● Material for this task
[Start of Attachment]

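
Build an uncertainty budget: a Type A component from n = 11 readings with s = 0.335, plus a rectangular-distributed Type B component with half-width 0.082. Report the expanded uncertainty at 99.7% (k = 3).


u_A = s / sqrt(n) = 0.335 / sqrt(11) = 0.1010063
u_B = half_width / sqrt(3) = 0.082 / sqrt(3) = 0.047342722
uc = sqrt(u_A^2 + u_B^2) = sqrt(0.1010063^2 + 0.047342722^2) = 0.11155091
U = k * uc = 3 * 0.11155091
U = 0.3347

0.3347


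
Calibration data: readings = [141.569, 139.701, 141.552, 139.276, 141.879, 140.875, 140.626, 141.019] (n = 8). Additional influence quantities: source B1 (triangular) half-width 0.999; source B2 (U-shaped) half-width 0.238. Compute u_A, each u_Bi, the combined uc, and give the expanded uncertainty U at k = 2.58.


mean = (141.569 + 139.701 + 141.552 + 139.276 + 141.879 + 140.875 + 140.626 + 141.019) / 8 = 140.812125
s = sqrt(sum((x - mean)^2)/(n-1)) = 0.92072711
u_A = s / sqrt(n) = 0.92072711 / sqrt(8) = 0.32552619
u_B1 = 0.999 / sqrt(6) = 0.40784004
u_B2 = 0.238 / sqrt(2) = 0.16829141
uc = sqrt(0.32552619^2 + 0.40784004^2 + 0.16829141^2) = 0.5482908
U = k * uc = 2.58 * 0.5482908
U = 1.4146

1.4146


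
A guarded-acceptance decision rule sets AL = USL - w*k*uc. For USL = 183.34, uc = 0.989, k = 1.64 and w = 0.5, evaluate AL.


U = k * uc = 1.64 * 0.989 = 1.62196
guard band g = w * U = 0.5 * 1.62196 = 0.81098
AL = USL - g = 183.34 - 0.81098
AL = 182.5290

182.5290


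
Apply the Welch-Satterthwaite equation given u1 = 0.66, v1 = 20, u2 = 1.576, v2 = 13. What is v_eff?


uc = sqrt(u1^2 + u2^2) = sqrt(0.66^2 + 1.576^2) = 1.7086182
v_eff = uc^4 / (u1^4/v1 + u2^4/v2)
= 1.7086182^4 / (0.66^4/20 + 1.576^4/13)
= 8.5227571 / 0.48403685
v_eff = 17.6077

17.6077


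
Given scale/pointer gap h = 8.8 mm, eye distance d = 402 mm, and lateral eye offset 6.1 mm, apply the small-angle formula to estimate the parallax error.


error = h * offset / d
= 8.8 * 6.1 / 402
= 0.1335

0.1335


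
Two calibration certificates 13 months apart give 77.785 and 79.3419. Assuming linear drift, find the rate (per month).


rate = (v2 - v1) / months
= (79.3419 - 77.785) / 13
= 1.5569 / 13
= 0.1198

0.1198


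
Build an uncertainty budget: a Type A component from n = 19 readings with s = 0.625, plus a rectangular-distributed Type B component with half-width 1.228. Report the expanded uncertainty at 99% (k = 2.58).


u_A = s / sqrt(n) = 0.625 / sqrt(19) = 0.14338483
u_B = half_width / sqrt(3) = 1.228 / sqrt(3) = 0.70898613
uc = sqrt(u_A^2 + u_B^2) = sqrt(0.14338483^2 + 0.70898613^2) = 0.72333985
U = k * uc = 2.58 * 0.72333985
U = 1.8662

1.8662


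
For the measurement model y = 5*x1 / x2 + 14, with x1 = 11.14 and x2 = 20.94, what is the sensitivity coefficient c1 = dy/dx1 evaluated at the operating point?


y = 5*x1 / x2 + 14
dy/dx1 = 5/x2
Evaluate at x2 = 20.94: c1 = 5 / 20.94
c1 = 0.2388

0.2388


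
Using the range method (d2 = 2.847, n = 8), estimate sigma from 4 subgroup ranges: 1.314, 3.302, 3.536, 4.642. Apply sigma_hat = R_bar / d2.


R_bar = (1.314 + 3.302 + 3.536 + 4.642) / 4
R_bar = 12.794 / 4 = 3.1985
sigma_hat = R_bar / d2 = 3.1985 / 2.847 = 1.1235

1.1235


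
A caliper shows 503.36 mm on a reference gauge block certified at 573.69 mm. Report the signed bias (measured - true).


Systematic error = measured - true
= 503.36 - 573.69
= -70.3300

-70.3300


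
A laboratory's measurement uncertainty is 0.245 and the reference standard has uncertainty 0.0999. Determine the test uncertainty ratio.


TUR = u_lab / u_ref
= 0.245 / 0.0999
= 2.4525

2.4525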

[End of Attachment]

● Work instruction
Reproduce the listing above verbatim.

● Solution below
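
Build an uncertainty budget: a Type A component from n = 11 readings with s = 0.335, plus a rectangular-distributed Type B component with half-width 0.082. Report the expanded uncertainty at 99.7% (k = 3).


u_A = s / sqrt(n) = 0.335 / sqrt(11) = 0.1010063
u_B = half_width / sqrt(3) = 0.082 / sqrt(3) = 0.047342722
uc = sqrt(u_A^2 + u_B^2) = sqrt(0.1010063^2 + 0.047342722^2) = 0.11155091
U = k * uc = 3 * 0.11155091
U = 0.3347

0.3347


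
Calibration data: readings = [141.569, 139.701, 141.552, 139.276, 141.879, 140.875, 140.626, 141.019] (n = 8). Additional influence quantities: source B1 (triangular) half-width 0.999; source B2 (U-shaped) half-width 0.238. Compute u_A, each u_Bi, the combined uc, and give the expanded uncertainty U at k = 2.58.


mean = (141.569 + 139.701 + 141.552 + 139.276 + 141.879 + 140.875 + 140.626 + 141.019) / 8 = 140.812125
s = sqrt(sum((x - mean)^2)/(n-1)) = 0.92072711
u_A = s / sqrt(n) = 0.92072711 / sqrt(8) = 0.32552619
u_B1 = 0.999 / sqrt(6) = 0.40784004
u_B2 = 0.238 / sqrt(2) = 0.16829141
uc = sqrt(0.32552619^2 + 0.40784004^2 + 0.16829141^2) = 0.5482908
U = k * uc = 2.58 * 0.5482908
U = 1.4146

1.4146


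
A guarded-acceptance decision rule sets AL = USL - w*k*uc. For USL = 183.34, uc = 0.989, k = 1.64 and w = 0.5, evaluate AL.


U = k * uc = 1.64 * 0.989 = 1.62196
guard band g = w * U = 0.5 * 1.62196 = 0.81098
AL = USL - g = 183.34 - 0.81098
AL = 182.5290

182.5290


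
Apply the Welch-Satterthwaite equation given u1 = 0.66, v1 = 20, u2 = 1.576, v2 = 13. What is v_eff?


uc = sqrt(u1^2 + u2^2) = sqrt(0.66^2 + 1.576^2) = 1.7086182
v_eff = uc^4 / (u1^4/v1 + u2^4/v2)
= 1.7086182^4 / (0.66^4/20 + 1.576^4/13)
= 8.5227571 / 0.48403685
v_eff = 17.6077

17.6077


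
Given scale/pointer gap h = 8.8 mm, eye distance d = 402 mm, and lateral eye offset 6.1 mm, apply the small-angle formula to estimate the parallax error.


error = h * offset / d
= 8.8 * 6.1 / 402
= 0.1335

0.1335


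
Two calibration certificates 13 months apart give 77.785 and 79.3419. Assuming linear drift, find the rate (per month).


rate = (v2 - v1) / months
= (79.3419 - 77.785) / 13
= 1.5569 / 13
= 0.1198

0.1198


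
Build an uncertainty budget: a Type A component from n = 19 readings with s = 0.625, plus a rectangular-distributed Type B component with half-width 1.228. Report the expanded uncertainty at 99% (k = 2.58).


u_A = s / sqrt(n) = 0.625 / sqrt(19) = 0.14338483
u_B = half_width / sqrt(3) = 1.228 / sqrt(3) = 0.70898613
uc = sqrt(u_A^2 + u_B^2) = sqrt(0.14338483^2 + 0.70898613^2) = 0.72333985
U = k * uc = 2.58 * 0.72333985
U = 1.8662

1.8662


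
For the measurement model y = 5*x1 / x2 + 14, with x1 = 11.14 and x2 = 20.94, what is the sensitivity coefficient c1 = dy/dx1 evaluated at the operating point?


y = 5*x1 / x2 + 14
dy/dx1 = 5/x2
Evaluate at x2 = 20.94: c1 = 5 / 20.94
c1 = 0.2388

0.2388


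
Using the range method (d2 = 2.847, n = 8), estimate sigma from 4 subgroup ranges: 1.314, 3.302, 3.536, 4.642. Apply sigma_hat = R_bar / d2.


R_bar = (1.314 + 3.302 + 3.536 + 4.642) / 4
R_bar = 12.794 / 4 = 3.1985
sigma_hat = R_bar / d2 = 3.1985 / 2.847 = 1.1235

1.1235


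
A caliper shows 503.36 mm on a reference gauge block certified at 573.69 mm. Report the signed bias (measured - true).


Systematic error = measured - true
= 503.36 - 573.69
= -70.3300

-70.3300


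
A laboratory's measurement uncertainty is 0.245 and the reference standard has uncertainty 0.0999. Determine the test uncertainty ratio.


TUR = u_lab / u_ref
= 0.245 / 0.0999
= 2.4525

2.4525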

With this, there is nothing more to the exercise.